(ENTRIES PROVIDED):
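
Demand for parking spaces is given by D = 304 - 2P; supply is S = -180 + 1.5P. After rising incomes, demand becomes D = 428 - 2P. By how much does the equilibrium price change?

ΔP = 248/7

Original equilibrium: P* = 968/7, Q* = 192/7.
New equilibrium: 428 - 2P = -180 + 1.5P, so 608 = 3.5P and P' = 1216/7; Q' = 428 − 2(1216/7) = 564/7.
Change in price: 1216/7 − 968/7 = 248/7.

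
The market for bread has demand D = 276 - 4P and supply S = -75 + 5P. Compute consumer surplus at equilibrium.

Equilibrium: 276 - 4P = -75 + 5P gives P* = 39, Q* = 120.
Demand choke price (D = 0): P = 69.
CS = ½(69 − 39)(120) = 1800.

Consumer surplus = 1800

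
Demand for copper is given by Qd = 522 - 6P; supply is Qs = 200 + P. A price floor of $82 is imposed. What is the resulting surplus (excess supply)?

Equilibrium price would be P* = 46, so the floor at 82 binds.
At P = 82: Qd = 30, Qs = 282.
Surplus = 282 − 30 = 252.

Surplus = 252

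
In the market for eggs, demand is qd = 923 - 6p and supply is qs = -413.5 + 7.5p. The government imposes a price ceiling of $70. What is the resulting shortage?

Shortage = 391.5

Equilibrium price would be p* = 99, so the ceiling at 70 binds.
At p = 70: qd = 923 − 6(70) = 503, qs = -413.5 + 7.5(70) = 111.5.
Shortage = 503 − 111.5 = 391.5.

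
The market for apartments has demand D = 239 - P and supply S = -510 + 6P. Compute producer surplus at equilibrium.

Equilibrium: 239 - P = -510 + 6P gives P* = 107, Q* = 132.
Supply starts at P = 85 (where S = 0).
PS = ½(107 − 85)(132) = 1452.

Producer surplus = 1452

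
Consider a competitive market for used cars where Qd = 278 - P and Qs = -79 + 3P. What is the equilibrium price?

Set Qd = Qs: 278 - P = -79 + 3P.
357 = 4P, so P* = 89.25.
Q* = 278 − 1(89.25) = 188.75.

P* = 89.25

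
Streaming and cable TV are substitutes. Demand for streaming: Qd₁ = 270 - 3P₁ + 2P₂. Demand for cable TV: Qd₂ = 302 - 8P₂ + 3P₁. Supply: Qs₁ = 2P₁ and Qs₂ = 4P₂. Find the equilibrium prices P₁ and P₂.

P₁ = 1922/27, P₂ = 1160/27

Market 1: 270 - 3P₁ + 2P₂ = 2P₁ → 5P₁ - 2P₂ = 270.
Market 2: 12P₂ - 3P₁ = 302.
Eliminating P₂: 12×(1) + 2×(2) gives 54P₁ = 3844, so P₁ = 1922/27.
Back-substitute into (2): P₂ = (302 + 3×1922/27) / 12 = 1160/27.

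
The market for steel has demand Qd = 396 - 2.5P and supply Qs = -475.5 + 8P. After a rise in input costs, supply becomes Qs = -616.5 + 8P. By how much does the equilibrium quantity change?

ΔQ = -235/7

Original equilibrium: P* = 83, Q* = 188.5.
New equilibrium: 396 - 2.5P = -616.5 + 8P, so 1012.5 = 10.5P and P' = 675/7; Q' = 396 − 2.5(675/7) = 2169/14.
Change in quantity: 2169/14 − 188.5 = -235/7.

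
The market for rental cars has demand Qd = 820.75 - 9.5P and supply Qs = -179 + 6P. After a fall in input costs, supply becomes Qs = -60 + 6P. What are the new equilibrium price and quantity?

P' = 3523/62, Q' = 8709/31

Original equilibrium: P* = 64.5, Q* = 208.
New equilibrium: 820.75 - 9.5P = -60 + 6P, so 880.75 = 15.5P and P' = 3523/62; Q' = 820.75 − 9.5(3523/62) = 8709/31.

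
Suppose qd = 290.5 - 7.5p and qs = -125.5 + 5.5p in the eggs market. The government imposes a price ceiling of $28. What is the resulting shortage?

Equilibrium price would be p* = 32, so the ceiling at 28 binds.
At p = 28: qd = 290.5 − 7.5(28) = 80.5, qs = -125.5 + 5.5(28) = 28.5.
Shortage = 80.5 − 28.5 = 52.

Shortage = 52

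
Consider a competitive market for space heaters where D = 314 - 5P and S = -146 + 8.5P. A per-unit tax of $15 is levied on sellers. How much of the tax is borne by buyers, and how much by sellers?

Buyers bear 85/9, sellers bear 50/9

Pre-tax equilibrium: P* = 920/27, Q* = 3878/27.
Tax on sellers shifts supply to S = -146 + 8.5(P − 15) = -273.5 + 8.5P.
314 - 5P = -273.5 + 8.5P gives buyer price Pb = 1175/27; sellers receive Ps = 1175/27 − 15 = 770/27.
New quantity: Q = 314 − 5(1175/27) = 2603/27.
Buyer burden = 1175/27 − 920/27 = 85/9; seller burden = 920/27 − 770/27 = 50/9.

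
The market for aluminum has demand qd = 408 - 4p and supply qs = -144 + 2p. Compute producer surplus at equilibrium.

Producer surplus = 400

Equilibrium: 408 - 4p = -144 + 2p gives p* = 92, q* = 40.
Supply starts at p = 72 (where qs = 0).
PS = ½(92 − 72)(40) = 400.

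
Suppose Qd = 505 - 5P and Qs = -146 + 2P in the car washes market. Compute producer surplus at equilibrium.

Producer surplus = 400

Equilibrium: 505 - 5P = -146 + 2P gives P* = 93, Q* = 40.
Supply starts at P = 73 (where Qs = 0).
PS = ½(93 − 73)(40) = 400.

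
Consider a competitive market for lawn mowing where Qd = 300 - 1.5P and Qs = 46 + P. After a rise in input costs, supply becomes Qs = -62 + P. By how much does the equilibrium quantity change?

Original equilibrium: P* = 101.6, Q* = 147.6.
New equilibrium: 300 - 1.5P = -62 + P, so 362 = 2.5P and P' = 144.8; Q' = 300 − 1.5(144.8) = 82.8.
Change in quantity: 82.8 − 147.6 = -64.8.

ΔQ = -64.8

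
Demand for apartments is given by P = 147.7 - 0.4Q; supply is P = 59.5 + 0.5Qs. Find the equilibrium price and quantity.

P* = 108.5, Q* = 98

Set the two price expressions equal: 147.7 - 0.4Q = 59.5 + 0.5Q.
88.2 = 0.9Q, so Q* = 98.
P* = 147.7 − (0.4)(98) = 108.5.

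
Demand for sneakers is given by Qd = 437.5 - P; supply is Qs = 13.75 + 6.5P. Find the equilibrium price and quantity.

Set Qd = Qs: 437.5 - P = 13.75 + 6.5P.
423.75 = 7.5P, so P* = 56.5.
Q* = 437.5 − 1(56.5) = 381.

P* = 56.5, Q* = 381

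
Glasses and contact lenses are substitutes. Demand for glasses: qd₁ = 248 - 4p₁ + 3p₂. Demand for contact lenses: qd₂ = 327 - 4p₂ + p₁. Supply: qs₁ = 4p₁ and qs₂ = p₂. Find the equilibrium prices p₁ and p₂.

p₁ = 2221/37, p₂ = 2864/37

Market 1: 248 - 4p₁ + 3p₂ = 4p₁ → 8p₁ - 3p₂ = 248.
Market 2: 5p₂ - p₁ = 327.
Eliminating p₂: 5×(1) + 3×(2) gives 37p₁ = 2221, so p₁ = 2221/37.
Back-substitute into (2): p₂ = (327 + 1×2221/37) / 5 = 2864/37.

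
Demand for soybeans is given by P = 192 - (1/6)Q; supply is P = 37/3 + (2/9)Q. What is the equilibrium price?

P* = 115

Set the two price expressions equal: 192 - (1/6)Q = 37/3 + (2/9)Q.
539/3 = (7/18)Q, so Q* = 462.
P* = 192 − (1/6)(462) = 115.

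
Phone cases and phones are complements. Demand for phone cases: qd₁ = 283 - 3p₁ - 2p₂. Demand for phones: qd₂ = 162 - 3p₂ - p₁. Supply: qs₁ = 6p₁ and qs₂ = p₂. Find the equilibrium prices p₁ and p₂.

Market 1: 283 - 3p₁ - 2p₂ = 6p₁ → 9p₁ + 2p₂ = 283.
Market 2: 4p₂ + p₁ = 162.
Eliminating p₂: 4×(1) − 2×(2) gives 34p₁ = 808, so p₁ = 404/17.
Back-substitute into (2): p₂ = (162 − 1×404/17) / 4 = 1175/34.

p₁ = 404/17, p₂ = 1175/34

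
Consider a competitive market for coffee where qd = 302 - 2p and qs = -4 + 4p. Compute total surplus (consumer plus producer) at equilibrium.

Equilibrium: 302 - 2p = -4 + 4p gives p* = 51, q* = 200.
Demand choke price: p = 151; supply starts at p = 1.
CS = ½(151 − 51)(200) = 10000; PS = ½(51 − 1)(200) = 5000.

Total surplus = 15000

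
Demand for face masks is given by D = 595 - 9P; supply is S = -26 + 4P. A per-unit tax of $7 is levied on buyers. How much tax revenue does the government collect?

Tax revenue = 13258/13

Pre-tax equilibrium: P* = 621/13, Q* = 2146/13.
Tax on buyers shifts demand to D = 595 − 9(P + 7) = 532 - 9P.
532 - 9P = -26 + 4P gives seller price Ps = 558/13; buyers pay Pb = 558/13 + 7 = 649/13.
New quantity: Q = 595 − 9(649/13) = 1894/13.
Revenue = 7 × 1894/13 = 13258/13.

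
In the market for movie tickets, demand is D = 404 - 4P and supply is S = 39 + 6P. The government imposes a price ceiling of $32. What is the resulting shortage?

Shortage = 45

Equilibrium price would be P* = 36.5, so the ceiling at 32 binds.
At P = 32: D = 404 − 4(32) = 276, S = 39 + 6(32) = 231.
Shortage = 276 − 231 = 45.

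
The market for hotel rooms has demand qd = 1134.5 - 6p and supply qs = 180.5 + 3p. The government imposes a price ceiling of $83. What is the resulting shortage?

Shortage = 207

Equilibrium price would be p* = 106, so the ceiling at 83 binds.
At p = 83: qd = 1134.5 − 6(83) = 636.5, qs = 180.5 + 3(83) = 429.5.
Shortage = 636.5 − 429.5 = 207.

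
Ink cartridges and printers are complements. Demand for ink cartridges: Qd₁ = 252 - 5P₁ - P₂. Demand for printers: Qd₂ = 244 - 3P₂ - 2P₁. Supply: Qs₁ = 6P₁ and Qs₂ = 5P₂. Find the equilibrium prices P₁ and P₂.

Market 1: 252 - 5P₁ - P₂ = 6P₁ → 11P₁ + P₂ = 252.
Market 2: 8P₂ + 2P₁ = 244.
Eliminating P₂: 8×(1) − 1×(2) gives 86P₁ = 1772, so P₁ = 886/43.
Back-substitute into (2): P₂ = (244 − 2×886/43) / 8 = 1090/43.

P₁ = 886/43, P₂ = 1090/43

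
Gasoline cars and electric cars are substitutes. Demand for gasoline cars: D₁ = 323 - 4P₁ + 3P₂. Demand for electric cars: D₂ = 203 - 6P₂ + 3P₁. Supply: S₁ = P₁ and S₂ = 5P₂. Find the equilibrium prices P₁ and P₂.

P₁ = 2081/23, P₂ = 992/23

Market 1: 323 - 4P₁ + 3P₂ = P₁ → 5P₁ - 3P₂ = 323.
Market 2: 11P₂ - 3P₁ = 203.
Eliminating P₂: 11×(1) + 3×(2) gives 46P₁ = 4162, so P₁ = 2081/23.
Back-substitute into (2): P₂ = (203 + 3×2081/23) / 11 = 992/23.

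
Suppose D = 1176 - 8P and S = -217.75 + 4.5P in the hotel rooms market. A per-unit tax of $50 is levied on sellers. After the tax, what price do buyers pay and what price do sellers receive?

Pre-tax equilibrium: P* = 111.5, Q* = 284.
Tax on sellers shifts supply to S = -217.75 + 4.5(P − 50) = -442.75 + 4.5P.
1176 - 8P = -442.75 + 4.5P gives buyer price Pb = 129.5; sellers receive Ps = 129.5 − 50 = 79.5.
New quantity: Q = 1176 − 8(129.5) = 140.

Buyers pay $129.5, sellers receive $79.5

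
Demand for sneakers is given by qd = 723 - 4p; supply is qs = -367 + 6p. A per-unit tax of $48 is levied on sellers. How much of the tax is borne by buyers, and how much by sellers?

Pre-tax equilibrium: p* = 109, q* = 287.
Tax on sellers shifts supply to qs = -367 + 6(p − 48) = -655 + 6p.
723 - 4p = -655 + 6p gives buyer price pb = 137.8; sellers receive ps = 137.8 − 48 = 89.8.
New quantity: q = 723 − 4(137.8) = 171.8.
Buyer burden = 137.8 − 109 = 28.8; seller burden = 109 − 89.8 = 19.2.

Buyers bear $28.8, sellers bear $19.2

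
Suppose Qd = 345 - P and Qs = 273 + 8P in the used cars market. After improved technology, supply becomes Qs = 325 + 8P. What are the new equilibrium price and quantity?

P' = 20/9, Q' = 3085/9

Original equilibrium: P* = 8, Q* = 337.
New equilibrium: 345 - P = 325 + 8P, so 20 = 9P and P' = 20/9; Q' = 345 − 1(20/9) = 3085/9.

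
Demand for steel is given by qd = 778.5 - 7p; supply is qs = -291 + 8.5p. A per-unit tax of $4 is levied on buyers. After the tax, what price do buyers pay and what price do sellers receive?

Pre-tax equilibrium: p* = 69, q* = 295.5.
Tax on buyers shifts demand to qd = 778.5 − 7(p + 4) = 750.5 - 7p.
750.5 - 7p = -291 + 8.5p gives seller price ps = 2083/31; buyers pay pb = 2083/31 + 4 = 2207/31.
New quantity: q = 778.5 − 7(2207/31) = 17369/62.

Buyers pay 2207/31, sellers receive 2083/31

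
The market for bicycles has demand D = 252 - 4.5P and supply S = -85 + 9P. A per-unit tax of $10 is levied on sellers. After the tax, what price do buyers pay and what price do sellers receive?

Buyers pay 854/27, sellers receive 584/27

Pre-tax equilibrium: P* = 674/27, Q* = 419/3.
Tax on sellers shifts supply to S = -85 + 9(P − 10) = -175 + 9P.
252 - 4.5P = -175 + 9P gives buyer price Pb = 854/27; sellers receive Ps = 854/27 − 10 = 584/27.
New quantity: Q = 252 − 4.5(854/27) = 329/3.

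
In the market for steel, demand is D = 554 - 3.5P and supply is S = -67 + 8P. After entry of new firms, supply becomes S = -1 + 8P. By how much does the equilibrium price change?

ΔP = -132/23

Original equilibrium: P* = 54, Q* = 365.
New equilibrium: 554 - 3.5P = -1 + 8P, so 555 = 11.5P and P' = 1110/23; Q' = 554 − 3.5(1110/23) = 8857/23.
Change in price: 1110/23 − 54 = -132/23.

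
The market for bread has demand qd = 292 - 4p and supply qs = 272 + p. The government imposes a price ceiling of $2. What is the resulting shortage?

Equilibrium price would be p* = 4, so the ceiling at 2 binds.
At p = 2: qd = 292 − 4(2) = 284, qs = 272 + 1(2) = 274.
Shortage = 284 − 274 = 10.

Shortage = 10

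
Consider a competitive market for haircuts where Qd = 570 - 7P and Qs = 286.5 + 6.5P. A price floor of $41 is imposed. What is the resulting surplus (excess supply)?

Equilibrium price would be P* = 21, so the floor at 41 binds.
At P = 41: Qd = 283, Qs = 553.
Surplus = 553 − 283 = 270.

Surplus = 270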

(YOUR TASK): Starting from the line containing "The market for bread has demand qd" and ending with the final line of the data, reproduce each line exactly as it appears, including no other lines.

(ANSWER SPACE):
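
The market for bread has demand qd = 292 - 4p and supply qs = 272 + p. The government imposes a price ceiling of $2. What is the resulting shortage?

Equilibrium price would be p* = 4, so the ceiling at 2 binds.
At p = 2: qd = 292 − 4(2) = 284, qs = 272 + 1(2) = 274.
Shortage = 284 − 274 = 10.

Shortage = 10

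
Consider a competitive market for haircuts where Qd = 570 - 7P and Qs = 286.5 + 6.5P. A price floor of $41 is imposed. What is the resulting surplus (excess supply)?

Equilibrium price would be P* = 21, so the floor at 41 binds.
At P = 41: Qd = 283, Qs = 553.
Surplus = 553 − 283 = 270.

Surplus = 270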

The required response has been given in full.